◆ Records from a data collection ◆
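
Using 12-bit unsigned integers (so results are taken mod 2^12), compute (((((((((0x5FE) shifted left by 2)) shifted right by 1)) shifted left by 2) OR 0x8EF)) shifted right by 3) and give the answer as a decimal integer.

0x5FE = 010111111110
→ shifted left by 2 (mod 2^12) → 011111111000 = 2040
→ shifted right by 1 → 001111111100 = 1020
→ shifted left by 2 (mod 2^12) → 111111110000 = 4080
0x8EF = 100011101111
→ OR → 111111111111 = 4095
→ shifted right by 3 → 000111111111 = 511

511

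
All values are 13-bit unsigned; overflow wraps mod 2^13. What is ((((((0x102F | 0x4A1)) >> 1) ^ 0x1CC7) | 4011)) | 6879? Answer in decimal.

8191

0x102F = 1000000101111
0x4A1 = 0010010100001
→ | → 1010010101111 = 5295
→ >> 1 → 0101001010111 = 2647
0x1CC7 = 1110011000111
→ ^ → 1011010010000 = 5776
4011 = 0111110101011
→ | → 1111110111011 = 8123
6879 = 1101011011111
→ | → 1111111111111 = 8191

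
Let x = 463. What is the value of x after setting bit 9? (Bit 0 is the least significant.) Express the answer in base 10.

x = 00111001111
bit 9 is currently 0; set it via x | (1 << 9) = x | 512
→ 01111001111 = 975

975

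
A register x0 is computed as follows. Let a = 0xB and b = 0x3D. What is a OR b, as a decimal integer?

63

0xB = 001011
0x3D = 111101
 OR → 111111 = 63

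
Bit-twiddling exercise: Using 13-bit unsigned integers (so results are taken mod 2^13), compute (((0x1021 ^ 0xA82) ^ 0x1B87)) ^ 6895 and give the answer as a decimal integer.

0x1021 = 1000000100001
0xA82 = 0101010000010
→ ^ → 1101010100011 = 6819
0x1B87 = 1101110000111
→ ^ → 0000100100100 = 292
6895 = 1101011101111
→ ^ → 1101111001011 = 7115

7115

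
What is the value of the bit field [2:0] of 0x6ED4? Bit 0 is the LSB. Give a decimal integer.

v = 110111011010100
Shift right by 0: 110111011010100
Mask low 3 bits: 100 = 4

4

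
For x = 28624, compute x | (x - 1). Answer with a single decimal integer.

28639

x = 110111111010000 = 28624
x - 1 = 110111111001111
OR    = 110111111011111 = 28639
(x | (x - 1) sets all bits below the lowest set bit.)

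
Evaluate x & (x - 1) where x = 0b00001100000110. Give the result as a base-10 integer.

772

x = 1100000110 = 774
x - 1 = 1100000101
AND   = 1100000100 = 772
(x & (x - 1) clears the lowest set bit of x.)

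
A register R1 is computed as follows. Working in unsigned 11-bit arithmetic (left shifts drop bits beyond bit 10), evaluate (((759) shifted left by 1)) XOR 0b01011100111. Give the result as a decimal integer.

1801

759 = 01011110111
→ shifted left by 1 (mod 2^11) → 10111101110 = 1518
0b01011100111 = 01011100111
→ XOR → 11100001001 = 1801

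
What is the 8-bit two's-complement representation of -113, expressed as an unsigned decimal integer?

113 in 8 bits: 01110001
Invert: 10001110
Add 1:  10001111 = 143
(Check: 2^8 - 113 = 256 - 113 = 143.)

143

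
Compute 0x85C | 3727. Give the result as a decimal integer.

3807

0x85C = 100001011100
3727 = 111010001111
 OR → 111011011111 = 3807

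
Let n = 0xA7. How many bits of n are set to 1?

5

0xA7 = 10100111
Count the 1s: 1 + 1 + 1 + 1 + 1 = 5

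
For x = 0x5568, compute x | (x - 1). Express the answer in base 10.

x = 101010101101000 = 21864
x - 1 = 101010101100111
OR    = 101010101101111 = 21871
(x | (x - 1) sets all bits below the lowest set bit.)

21871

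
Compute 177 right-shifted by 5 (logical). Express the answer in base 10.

177 = 10110001
shift right by 5 → 00000101 = 5
(equivalently, floor(177 / 32))

5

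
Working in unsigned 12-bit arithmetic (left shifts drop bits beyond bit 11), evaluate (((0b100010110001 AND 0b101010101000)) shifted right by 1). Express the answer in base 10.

0b100010110001 = 100010110001
0b101010101000 = 101010101000
→ AND → 100010100000 = 2208
→ shifted right by 1 → 010001010000 = 1104

1104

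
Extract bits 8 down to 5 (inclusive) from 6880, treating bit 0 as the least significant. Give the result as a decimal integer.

7

v = 0001101011100000
Shift right by 5: 00011010111
Mask low 4 bits: 0111 = 7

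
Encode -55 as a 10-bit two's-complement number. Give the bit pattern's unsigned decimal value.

55 in 10 bits: 0000110111
Invert: 1111001000
Add 1:  1111001001 = 969
(Check: 2^10 - 55 = 1024 - 55 = 969.)

969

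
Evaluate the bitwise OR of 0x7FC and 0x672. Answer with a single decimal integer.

0x7FC = 11111111100
0x672 = 11001110010
 OR → 11111111110 = 2046

2046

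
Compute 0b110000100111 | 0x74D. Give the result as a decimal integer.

a = 110000100111
0x74D = 011101001101
 OR → 111101101111 = 3951

3951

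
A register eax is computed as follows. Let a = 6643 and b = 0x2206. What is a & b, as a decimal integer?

2

6643 = 01100111110011
0x2206 = 10001000000110
AND → 00000000000010 = 2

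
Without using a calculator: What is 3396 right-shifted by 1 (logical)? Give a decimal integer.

3396 = 110101000100
shift right by 1 → 011010100010 = 1698
(equivalently, floor(3396 / 2))

1698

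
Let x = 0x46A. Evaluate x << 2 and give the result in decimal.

0x46A = 0010001101010
shift left by 2 → 1000110101000 = 4520
(equivalently, 1130 × 2^2 = 1130 × 4)

4520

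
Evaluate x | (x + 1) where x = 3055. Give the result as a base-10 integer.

3071

x = 101111101111 = 3055
x + 1 = 101111110000
OR    = 101111111111 = 3071
(x | (x + 1) sets the lowest cleared bit.)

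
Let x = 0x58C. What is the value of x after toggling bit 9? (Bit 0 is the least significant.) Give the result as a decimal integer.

x = 00010110001100
bit 9 is currently 0; toggle it via x ^ (1 << 9) = x ^ 512
→ 00011110001100 = 1932

1932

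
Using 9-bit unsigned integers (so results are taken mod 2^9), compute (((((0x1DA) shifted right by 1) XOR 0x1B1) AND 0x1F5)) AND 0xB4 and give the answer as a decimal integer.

0x1DA = 111011010
→ shifted right by 1 → 011101101 = 237
0x1B1 = 110110001
→ XOR → 101011100 = 348
0x1F5 = 111110101
→ AND → 101010100 = 340
0xB4 = 010110100
→ AND → 000010100 = 20

20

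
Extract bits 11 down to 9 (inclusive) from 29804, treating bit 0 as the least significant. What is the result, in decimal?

2

v = 111010001101100
Shift right by 9: 111010
Mask low 3 bits: 010 = 2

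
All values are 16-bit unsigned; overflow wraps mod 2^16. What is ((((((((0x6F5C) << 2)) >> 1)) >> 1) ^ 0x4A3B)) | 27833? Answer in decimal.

28159

0x6F5C = 0110111101011100
→ << 2 (mod 2^16) → 1011110101110000 = 48496
→ >> 1 → 0101111010111000 = 24248
→ >> 1 → 0010111101011100 = 12124
0x4A3B = 0100101000111011
→ ^ → 0110010101100111 = 25959
27833 = 0110110010111001
→ | → 0110110111111111 = 28159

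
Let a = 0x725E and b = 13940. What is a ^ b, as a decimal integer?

17450

0x725E = 111001001011110
13940 = 011011001110100
XOR → 100010000101010 = 17450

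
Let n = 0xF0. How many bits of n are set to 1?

4

0xF0 = 11110000
Count the 1s: 1 + 1 + 1 + 1 = 4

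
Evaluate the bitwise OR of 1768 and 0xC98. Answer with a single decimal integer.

3832

1768 = 011011101000
0xC98 = 110010011000
 OR → 111011111000 = 3832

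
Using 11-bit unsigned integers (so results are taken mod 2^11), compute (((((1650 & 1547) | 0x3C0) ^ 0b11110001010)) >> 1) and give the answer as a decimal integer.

36

1650 = 11001110010
1547 = 11000001011
→ & → 11000000010 = 1538
0x3C0 = 01111000000
→ | → 11111000010 = 1986
0b11110001010 = 11110001010
→ ^ → 00001001000 = 72
→ >> 1 → 00000100100 = 36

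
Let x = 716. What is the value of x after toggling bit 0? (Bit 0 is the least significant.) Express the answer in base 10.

717

x = 001011001100
bit 0 is currently 0; toggle it via x ^ (1 << 0) = x ^ 1
→ 001011001101 = 717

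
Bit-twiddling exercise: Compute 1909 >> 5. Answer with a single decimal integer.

59

1909 = 11101110101
shift right by 5 → 00000111011 = 59
(equivalently, floor(1909 / 32))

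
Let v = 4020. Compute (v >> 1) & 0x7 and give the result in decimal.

v = 00111110110100
Shift right by 1: 0011111011010
Mask low 3 bits: 010 = 2

2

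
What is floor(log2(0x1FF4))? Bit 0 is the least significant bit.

12

0x1FF4 = 1111111110100
The topmost 1 is at position 12 (since 2^12 = 4096 ≤ 8180 < 8192).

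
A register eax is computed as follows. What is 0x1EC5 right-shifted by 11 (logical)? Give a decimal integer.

0x1EC5 = 1111011000101
shift right by 11 → 0000000000011 = 3
(equivalently, floor(7877 / 2048))

3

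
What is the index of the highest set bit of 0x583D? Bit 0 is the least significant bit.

0x583D = 101100000111101
The topmost 1 is at position 14 (since 2^14 = 16384 ≤ 22589 < 32768).

14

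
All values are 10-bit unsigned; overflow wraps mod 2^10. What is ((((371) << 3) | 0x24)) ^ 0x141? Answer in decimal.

765

371 = 0101110011
→ << 3 (mod 2^10) → 1110011000 = 920
0x24 = 0000100100
→ | → 1110111100 = 956
0x141 = 0101000001
→ ^ → 1011111101 = 765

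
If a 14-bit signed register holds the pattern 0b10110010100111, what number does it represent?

-4953

pattern = 10110010100111 (MSB is 1 ⇒ negative)
Invert: 01001101011000, add 1 → 01001101011001 = 4953, so the value is -4953.
(Equivalently: 11431 - 2^14 = 11431 - 16384 = -4953.)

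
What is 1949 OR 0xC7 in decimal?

1949 = 11110011101
0xC7 = 00011000111
 OR → 11111011111 = 2015

2015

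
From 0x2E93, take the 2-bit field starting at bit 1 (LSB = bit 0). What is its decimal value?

v = 10111010010011
Shift right by 1: 1011101001001
Mask low 2 bits: 01 = 1

1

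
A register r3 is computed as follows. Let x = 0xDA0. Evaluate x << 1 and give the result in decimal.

0xDA0 = 0110110100000
shift left by 1 → 1101101000000 = 6976
(equivalently, 3488 × 2^1 = 3488 × 2)

6976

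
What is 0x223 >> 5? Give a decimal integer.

0x223 = 1000100011
shift right by 5 → 0000010001 = 17
(equivalently, floor(547 / 32))

17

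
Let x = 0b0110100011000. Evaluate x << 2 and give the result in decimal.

x = 00110100011000
shift left by 2 → 11010001100000 = 13408
(equivalently, 3352 × 2^2 = 3352 × 4)

13408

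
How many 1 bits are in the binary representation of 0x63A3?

8

0x63A3 = 110001110100011
Count the 1s: 1 + 1 + 1 + 1 + 1 + 1 + 1 + 1 = 8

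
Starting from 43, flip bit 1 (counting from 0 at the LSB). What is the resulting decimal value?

41

x = 0000101011
bit 1 is currently 1; toggle it via x ^ (1 << 1) = x ^ 2
→ 0000101001 = 41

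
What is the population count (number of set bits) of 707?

5

707 = 1011000011
Count the 1s: 1 + 1 + 1 + 1 + 1 = 5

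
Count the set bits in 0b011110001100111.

n = 11110001100111
Count the 1s: 1 + 1 + 1 + 1 + 1 + 1 + 1 + 1 + 1 = 9

9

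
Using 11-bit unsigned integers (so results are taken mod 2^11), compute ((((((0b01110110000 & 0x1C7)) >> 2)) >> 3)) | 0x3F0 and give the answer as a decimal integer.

1020

0b01110110000 = 01110110000
0x1C7 = 00111000111
→ & → 00110000000 = 384
→ >> 2 → 00001100000 = 96
→ >> 3 → 00000001100 = 12
0x3F0 = 01111110000
→ | → 01111111100 = 1020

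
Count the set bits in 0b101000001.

n = 101000001
Count the 1s: 1 + 1 + 1 = 3

3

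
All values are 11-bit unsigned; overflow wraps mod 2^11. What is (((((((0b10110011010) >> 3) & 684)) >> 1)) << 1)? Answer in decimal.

0b10110011010 = 10110011010
→ >> 3 → 00010110011 = 179
684 = 01010101100
→ & → 00010100000 = 160
→ >> 1 → 00001010000 = 80
→ << 1 (mod 2^11) → 00010100000 = 160

160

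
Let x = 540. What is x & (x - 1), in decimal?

536

x = 1000011100 = 540
x - 1 = 1000011011
AND   = 1000011000 = 536
(x & (x - 1) clears the lowest set bit of x.)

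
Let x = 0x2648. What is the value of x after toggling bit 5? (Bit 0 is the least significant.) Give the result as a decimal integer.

x = 10011001001000
bit 5 is currently 0; toggle it via x ^ (1 << 5) = x ^ 32
→ 10011001101000 = 9832

9832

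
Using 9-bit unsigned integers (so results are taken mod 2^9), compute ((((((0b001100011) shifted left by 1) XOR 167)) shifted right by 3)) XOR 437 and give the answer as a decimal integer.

0b001100011 = 001100011
→ shifted left by 1 (mod 2^9) → 011000110 = 198
167 = 010100111
→ XOR → 001100001 = 97
→ shifted right by 3 → 000001100 = 12
437 = 110110101
→ XOR → 110111001 = 441

441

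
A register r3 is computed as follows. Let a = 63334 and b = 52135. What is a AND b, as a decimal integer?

49958

63334 = 1111011101100110
52135 = 1100101110100111
AND → 1100001100100110 = 49958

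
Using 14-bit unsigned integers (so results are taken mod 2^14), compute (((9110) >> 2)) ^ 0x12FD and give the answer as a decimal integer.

9110 = 10001110010110
→ >> 2 → 00100011100101 = 2277
0x12FD = 01001011111101
→ ^ → 01101000011000 = 6680

6680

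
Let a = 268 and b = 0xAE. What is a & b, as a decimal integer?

12

268 = 100001100
0xAE = 010101110
AND → 000001100 = 12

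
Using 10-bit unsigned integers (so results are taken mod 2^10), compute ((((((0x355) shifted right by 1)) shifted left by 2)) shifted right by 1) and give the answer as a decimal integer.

340

0x355 = 1101010101
→ shifted right by 1 → 0110101010 = 426
→ shifted left by 2 (mod 2^10) → 1010101000 = 680
→ shifted right by 1 → 0101010100 = 340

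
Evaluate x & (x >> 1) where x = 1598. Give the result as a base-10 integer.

542

x = 11000111110 = 1598
x>>1 = 01100011111
AND  = 01000011110 = 542
(x & (x >> 1) has a 1 wherever x has two consecutive 1 bits.)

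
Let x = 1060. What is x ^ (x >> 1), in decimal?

1590

x = 10000100100 = 1060
x>>1 = 01000010010
XOR  = 11000110110 = 1590
(x ^ (x >> 1) gives the standard binary-reflected Gray code of x.)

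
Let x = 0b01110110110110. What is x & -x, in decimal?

x = 1110110110110 = 7606
-x (two's complement) = …0001001001010
AND   = 0000000000010 = 2
(x & -x isolates the lowest set bit of x.)

2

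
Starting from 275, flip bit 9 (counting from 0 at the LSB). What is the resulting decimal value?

787

x = 0100010011
bit 9 is currently 0; toggle it via x ^ (1 << 9) = x ^ 512
→ 1100010011 = 787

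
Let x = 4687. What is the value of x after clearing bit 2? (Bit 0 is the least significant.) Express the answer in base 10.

x = 001001001001111
bit 2 is currently 1; clear it via x & ~(1 << 2) = x & ~4
→ 001001001001011 = 4683

4683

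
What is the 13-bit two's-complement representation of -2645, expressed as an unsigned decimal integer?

2645 in 13 bits: 0101001010101
Invert: 1010110101010
Add 1:  1010110101011 = 5547
(Check: 2^13 - 2645 = 8192 - 2645 = 5547.)

5547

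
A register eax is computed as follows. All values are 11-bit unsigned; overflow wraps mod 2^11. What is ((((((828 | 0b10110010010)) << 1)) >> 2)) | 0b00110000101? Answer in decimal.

828 = 01100111100
0b10110010010 = 10110010010
→ | → 11110111110 = 1982
→ << 1 (mod 2^11) → 11101111100 = 1916
→ >> 2 → 00111011111 = 479
0b00110000101 = 00110000101
→ | → 00111011111 = 479

479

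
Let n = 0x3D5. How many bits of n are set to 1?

7

0x3D5 = 1111010101
Count the 1s: 1 + 1 + 1 + 1 + 1 + 1 + 1 = 7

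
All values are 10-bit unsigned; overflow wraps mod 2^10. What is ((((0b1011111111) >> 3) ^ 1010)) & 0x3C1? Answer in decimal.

897

0b1011111111 = 1011111111
→ >> 3 → 0001011111 = 95
1010 = 1111110010
→ ^ → 1110101101 = 941
0x3C1 = 1111000001
→ & → 1110000001 = 897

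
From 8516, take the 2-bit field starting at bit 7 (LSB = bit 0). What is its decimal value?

2

v = 010000101000100
Shift right by 7: 01000010
Mask low 2 bits: 10 = 2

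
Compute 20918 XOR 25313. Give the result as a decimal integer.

20918 = 101000110110110
25313 = 110001011100001
XOR → 011001101010111 = 13143

13143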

◆ ACTION ITEM ◆
Only the lines from the one containing "Let n = 0x3D5." through the end of the records above belong in the answer, each exactly as written.

◆ ANSWER TO THE EXERCISE ◆
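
Let n = 0x3D5. How many bits of n are set to 1?

7

0x3D5 = 1111010101
Count the 1s: 1 + 1 + 1 + 1 + 1 + 1 + 1 = 7

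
All values are 10-bit unsigned; overflow wraps mod 2^10. What is ((((0b1011111111) >> 3) ^ 1010)) & 0x3C1? Answer in decimal.

897

0b1011111111 = 1011111111
→ >> 3 → 0001011111 = 95
1010 = 1111110010
→ ^ → 1110101101 = 941
0x3C1 = 1111000001
→ & → 1110000001 = 897

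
From 8516, take the 2-bit field starting at bit 7 (LSB = bit 0). What is its decimal value?

2

v = 010000101000100
Shift right by 7: 01000010
Mask low 2 bits: 10 = 2

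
Compute 20918 XOR 25313. Give the result as a decimal integer.

20918 = 101000110110110
25313 = 110001011100001
XOR → 011001101010111 = 13143

13143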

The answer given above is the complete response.